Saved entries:
· · · · ·

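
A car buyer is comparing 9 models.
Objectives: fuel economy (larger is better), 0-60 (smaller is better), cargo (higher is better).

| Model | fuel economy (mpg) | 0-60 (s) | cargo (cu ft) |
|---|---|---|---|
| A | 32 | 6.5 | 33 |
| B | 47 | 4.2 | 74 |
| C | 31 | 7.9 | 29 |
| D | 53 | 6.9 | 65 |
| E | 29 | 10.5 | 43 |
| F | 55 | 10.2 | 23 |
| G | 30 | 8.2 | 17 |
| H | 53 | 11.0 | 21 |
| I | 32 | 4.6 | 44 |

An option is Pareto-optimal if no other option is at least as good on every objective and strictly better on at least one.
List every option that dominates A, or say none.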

· · · · ·

§ **THE PROBLEM**
Extract every record. Keep wording exact.

§ **EXPECTED ANSWER**
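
A car buyer is comparing 9 models.
Objectives: fuel economy (larger is better), 0-60 (smaller is better), cargo (higher is better).

| Model | fuel economy (mpg) | 0-60 (s) | cargo (cu ft) |
|---|---|---|---|
| A | 32 | 6.5 | 33 |
| B | 47 | 4.2 | 74 |
| C | 31 | 7.9 | 29 |
| D | 53 | 6.9 | 65 |
| E | 29 | 10.5 | 43 |
| F | 55 | 10.2 | 23 |
| G | 30 | 8.2 | 17 |
| H | 53 | 11.0 | 21 |
| I | 32 | 4.6 | 44 |

An option is Pareto-optimal if no other option is at least as good on every objective and strictly better on at least one.
List every option that dominates A, or say none.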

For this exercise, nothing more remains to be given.